The entries below contain a line with "f(ζ) = (ζ/19" and a line with "f(μ) = -34/(33*(μ + 3/2)**3)". Retype exactly everything from the first down to the second, both included, and nothing else.

* * * * * * *

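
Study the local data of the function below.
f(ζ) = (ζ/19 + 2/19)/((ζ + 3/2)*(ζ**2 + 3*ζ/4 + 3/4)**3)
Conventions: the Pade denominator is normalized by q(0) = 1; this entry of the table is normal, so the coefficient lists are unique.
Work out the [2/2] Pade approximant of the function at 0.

The Pade approximant has numerator coefficients [256/1539, -378496/1300455, 22912/144495]; denominator coefficients [1, 3592/2535, 7172/2535].

Taylor coefficients needed (expand at 0): a_0 = 256/1539, a_1 = -128/243, a_2 = 6016/13851, a_3 = 36352/41553, a_4 = -307712/124659.
Write the denominator as Q(ζ) = 1 + q1*ζ + q2*ζ^2. Requiring Q*f - P = O(ζ^5) with deg P <= 2 kills the coefficients of ζ^3..ζ^4 in Q*f:
  ζ^3: a_3 + q1*a_2 + q2*a_1 = 0, i.e. 36352/41553 + (6016/13851)*q1 + (-128/243)*q2 = 0.
  ζ^4: a_4 + q1*a_3 + q2*a_2 = 0, i.e. -307712/124659 + (36352/41553)*q1 + (6016/13851)*q2 = 0.
Solving this linear system: q1 = 3592/2535, q2 = 7172/2535.
The numerator is Q*f truncated at degree 2: P0 = a_0 = 256/1539; P1 = a_1 + q1*a_0 = -378496/1300455; P2 = a_2 + q1*a_1 + q2*a_0 = 22912/144495.


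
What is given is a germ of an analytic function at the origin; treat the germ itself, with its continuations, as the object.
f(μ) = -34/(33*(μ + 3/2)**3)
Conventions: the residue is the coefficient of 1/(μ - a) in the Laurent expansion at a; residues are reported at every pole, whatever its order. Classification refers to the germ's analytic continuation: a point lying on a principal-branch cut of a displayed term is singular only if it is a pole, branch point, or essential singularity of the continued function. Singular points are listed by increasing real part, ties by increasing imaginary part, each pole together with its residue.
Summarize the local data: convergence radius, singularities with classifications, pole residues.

Radius of convergence at 0: 3/2.
At -3/2: a pole of order 3; residue 0.

Denominator factor (μ + 3/2)^3: pole of order 3 at -3/2, modulus 3/2.
The radius of convergence is the smallest modulus among the singular points: 3/2.
At the order-3 pole -3/2 set g(μ) = (μ - (-3/2))^3*f(μ) = -34/33.
Order-3 pole: residue = g''(a)/2; g''(-3/2) = 0, so the residue is 0.


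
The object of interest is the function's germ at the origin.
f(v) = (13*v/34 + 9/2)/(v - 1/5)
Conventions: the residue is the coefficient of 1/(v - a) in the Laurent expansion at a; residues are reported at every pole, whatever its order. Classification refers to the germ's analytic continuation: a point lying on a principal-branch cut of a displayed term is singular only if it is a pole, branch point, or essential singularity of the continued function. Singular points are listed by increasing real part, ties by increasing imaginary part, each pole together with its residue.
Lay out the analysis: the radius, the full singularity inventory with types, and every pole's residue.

Denominator factor (v - 1/5): pole of order 1 at 1/5, modulus 1/5.
The radius of convergence is the smallest modulus among the singular points: 1/5.
At the order-1 pole 1/5 set g(v) = (v - (1/5))*f(v) = 13*v/34 + 9/2.
Simple pole: residue = g(a) at a = 1/5, which is 389/85.

Radius of convergence at 0: 1/5.
At 1/5: a pole of order 1; residue 389/85.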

* * * * * * *

#### RESPONSE TO THIS EXERCISE
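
f(ζ) = (ζ/19 + 2/19)/((ζ + 3/2)*(ζ**2 + 3*ζ/4 + 3/4)**3)
Conventions: the Pade denominator is normalized by q(0) = 1; this entry of the table is normal, so the coefficient lists are unique.
Work out the [2/2] Pade approximant of the function at 0.

The Pade approximant has numerator coefficients [256/1539, -378496/1300455, 22912/144495]; denominator coefficients [1, 3592/2535, 7172/2535].

Taylor coefficients needed (expand at 0): a_0 = 256/1539, a_1 = -128/243, a_2 = 6016/13851, a_3 = 36352/41553, a_4 = -307712/124659.
Write the denominator as Q(ζ) = 1 + q1*ζ + q2*ζ^2. Requiring Q*f - P = O(ζ^5) with deg P <= 2 kills the coefficients of ζ^3..ζ^4 in Q*f:
  ζ^3: a_3 + q1*a_2 + q2*a_1 = 0, i.e. 36352/41553 + (6016/13851)*q1 + (-128/243)*q2 = 0.
  ζ^4: a_4 + q1*a_3 + q2*a_2 = 0, i.e. -307712/124659 + (36352/41553)*q1 + (6016/13851)*q2 = 0.
Solving this linear system: q1 = 3592/2535, q2 = 7172/2535.
The numerator is Q*f truncated at degree 2: P0 = a_0 = 256/1539; P1 = a_1 + q1*a_0 = -378496/1300455; P2 = a_2 + q1*a_1 + q2*a_0 = 22912/144495.


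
What is given is a germ of an analytic function at the origin; treat the germ itself, with its continuations, as the object.
f(μ) = -34/(33*(μ + 3/2)**3)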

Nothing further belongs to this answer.